-------- LISTED ENTRIES
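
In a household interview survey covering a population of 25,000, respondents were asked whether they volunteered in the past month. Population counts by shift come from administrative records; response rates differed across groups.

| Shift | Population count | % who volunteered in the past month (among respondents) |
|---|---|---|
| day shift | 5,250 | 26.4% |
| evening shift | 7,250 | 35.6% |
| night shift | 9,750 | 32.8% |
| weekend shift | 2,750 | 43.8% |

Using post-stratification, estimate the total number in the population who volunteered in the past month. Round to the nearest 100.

Each cell contributes its population count × the respondent rate:
  day shift: 5,250 × 26.4% = 1386
  evening shift: 7,250 × 35.6% = 2581
  night shift: 9,750 × 32.8% = 3198
  weekend shift: 2,750 × 43.8% = 1204.5
Estimated total = 8369.5 → 8,400.

8,400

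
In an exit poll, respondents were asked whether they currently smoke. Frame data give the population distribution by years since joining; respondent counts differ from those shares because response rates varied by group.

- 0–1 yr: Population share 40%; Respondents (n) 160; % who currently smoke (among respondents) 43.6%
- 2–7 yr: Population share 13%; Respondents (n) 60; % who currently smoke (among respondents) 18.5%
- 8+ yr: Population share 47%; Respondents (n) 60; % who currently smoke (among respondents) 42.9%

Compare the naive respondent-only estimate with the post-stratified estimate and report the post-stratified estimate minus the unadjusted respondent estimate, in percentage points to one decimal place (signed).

Without adjustment, the pooled respondent share is:
  (160/280)×43.6 + (60/280)×18.5 + (60/280)×42.9 = 38.0714%
Post-stratified estimate weights by population shares:
  0.4×43.6 + 0.13×18.5 + 0.47×42.9 = 40.008%
Difference = 40.008 − 38.0714 = 1.9366 pp.

+1.9 percentage points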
----------------
* ABOUT THIS TASK
The expected answer is an exact copy of the lines beginning at the one with "In an exit poll, respondents" and running to the end of the entries above.

* ANSWER FOR THE TASK
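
In an exit poll, respondents were asked whether they currently smoke. Frame data give the population distribution by years since joining; respondent counts differ from those shares because response rates varied by group.

- 0–1 yr: Population share 40%; Respondents (n) 160; % who currently smoke (among respondents) 43.6%
- 2–7 yr: Population share 13%; Respondents (n) 60; % who currently smoke (among respondents) 18.5%
- 8+ yr: Population share 47%; Respondents (n) 60; % who currently smoke (among respondents) 42.9%

Compare the naive respondent-only estimate with the post-stratified estimate and report the post-stratified estimate minus the unadjusted respondent estimate, in percentage points to one decimal place (signed).

Without adjustment, the pooled respondent share is:
  (160/280)×43.6 + (60/280)×18.5 + (60/280)×42.9 = 38.0714%
Post-stratified estimate weights by population shares:
  0.4×43.6 + 0.13×18.5 + 0.47×42.9 = 40.008%
Difference = 40.008 − 38.0714 = 1.9366 pp.

+1.9 percentage points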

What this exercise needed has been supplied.